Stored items
= = = = = = =
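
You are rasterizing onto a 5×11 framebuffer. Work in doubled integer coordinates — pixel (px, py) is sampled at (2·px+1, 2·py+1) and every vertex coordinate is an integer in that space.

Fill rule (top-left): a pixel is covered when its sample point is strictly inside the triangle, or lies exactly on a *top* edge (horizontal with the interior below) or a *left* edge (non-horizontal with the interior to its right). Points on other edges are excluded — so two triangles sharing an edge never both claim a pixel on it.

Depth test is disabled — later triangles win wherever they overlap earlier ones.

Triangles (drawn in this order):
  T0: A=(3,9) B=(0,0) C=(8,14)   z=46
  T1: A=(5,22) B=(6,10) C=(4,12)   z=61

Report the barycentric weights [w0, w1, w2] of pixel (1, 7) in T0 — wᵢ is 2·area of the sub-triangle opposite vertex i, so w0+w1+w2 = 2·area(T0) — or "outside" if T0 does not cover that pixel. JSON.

T0:
  2·area = 30
  edge (3, 9)→(0, 0): d=(-3,-9) top-left  bias=+0
  edge (0, 0)→(8, 14): d=(8,14) right/bottom  bias=-1
  edge (8, 14)→(3, 9): d=(-5,-5) top-left  bias=+0
    (0,1)@(1, 3): e=[0,10,20] → █  [on edge]
    (1,1)@(3, 3): e=[18,-18,30] → ·
    (0,2)@(1, 5): e=[-6,26,10] → ·
    (0,3)@(1, 7): e=[-12,42,0] → ·  [on edge]
    (1,3)@(3, 7): e=[6,14,10] → █
    (2,3)@(5, 7): e=[24,-14,20] → ·
    (1,4)@(3, 9): e=[0,30,0] → █  [on edge]
    (2,4)@(5, 9): e=[18,2,10] → █
    (3,4)@(7, 9): e=[36,-26,20] → ·
    (1,5)@(3, 11): e=[-6,46,-10] → ·
    (2,5)@(5, 11): e=[12,18,0] → █  [on edge]
    (3,5)@(7, 11): e=[30,-10,10] → ·
    (3,6)@(7, 13): e=[24,6,0] → █  [on edge]
    (2,7)@(5, 15): e=[0,50,-20] → ·  [on edge]
    (4,7)@(9, 15): e=[36,-6,0] → ·  [on edge]
    (3,10)@(7, 21): e=[0,70,-40] → ·  [on edge]
  covered (6 px):
    · · · · ·
    █ · · · ·
    · · · · ·
    · █ · · ·
    · █ █ · ·
    · · █ · ·
    · · · █ ·
    · · · · ·
    · · · · ·
    · · · · ·
    · · · · ·
T1:
  2·area = 22  (B↔C swapped to make it positive)
  edge (5, 22)→(4, 12): d=(-1,-10) top-left  bias=+0
  edge (4, 12)→(6, 10): d=(2,-2) top-left  bias=+0
  edge (6, 10)→(5, 22): d=(-1,12) right/bottom  bias=-1
    (4,3)@(9, 7): e=[55,0,-33] → ·  [on edge]
    (3,4)@(7, 9): e=[33,0,-11] → ·  [on edge]
    (2,5)@(5, 11): e=[11,0,11] → █  [on edge]
    (3,5)@(7, 11): e=[31,4,-13] → ·
    (1,6)@(3, 13): e=[-11,0,33] → ·  [on edge]
    (2,6)@(5, 13): e=[9,4,9] → █
    (3,6)@(7, 13): e=[29,8,-15] → ·
    (0,7)@(1, 15): e=[-33,0,55] → ·  [on edge]
    (2,7)@(5, 15): e=[7,8,7] → █
    (3,7)@(7, 15): e=[27,12,-17] → ·
    (2,8)@(5, 17): e=[5,12,5] → █
    (3,8)@(7, 17): e=[25,16,-19] → ·
  covered (6 px):
    · · · · ·
    · · · · ·
    · · · · ·
    · · · · ·
    · · · · ·
    · · █ · ·
    · · █ · ·
    · · █ · ·
    · · █ · ·
    · · █ · ·
    · · █ · ·

Final: "outside"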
= = = = = = =
| WHAT THE TASK ASKS |
What is needed is a word-for-word copy of the records above, from the first line through the line that contains "Triangles (drawn in".

| WRITTEN RESPONSE |
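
You are rasterizing onto a 5×11 framebuffer. Work in doubled integer coordinates — pixel (px, py) is sampled at (2·px+1, 2·py+1) and every vertex coordinate is an integer in that space.

Fill rule (top-left): a pixel is covered when its sample point is strictly inside the triangle, or lies exactly on a *top* edge (horizontal with the interior below) or a *left* edge (non-horizontal with the interior to its right). Points on other edges are excluded — so two triangles sharing an edge never both claim a pixel on it.

Depth test is disabled — later triangles win wherever they overlap earlier ones.

Triangles (drawn in this order):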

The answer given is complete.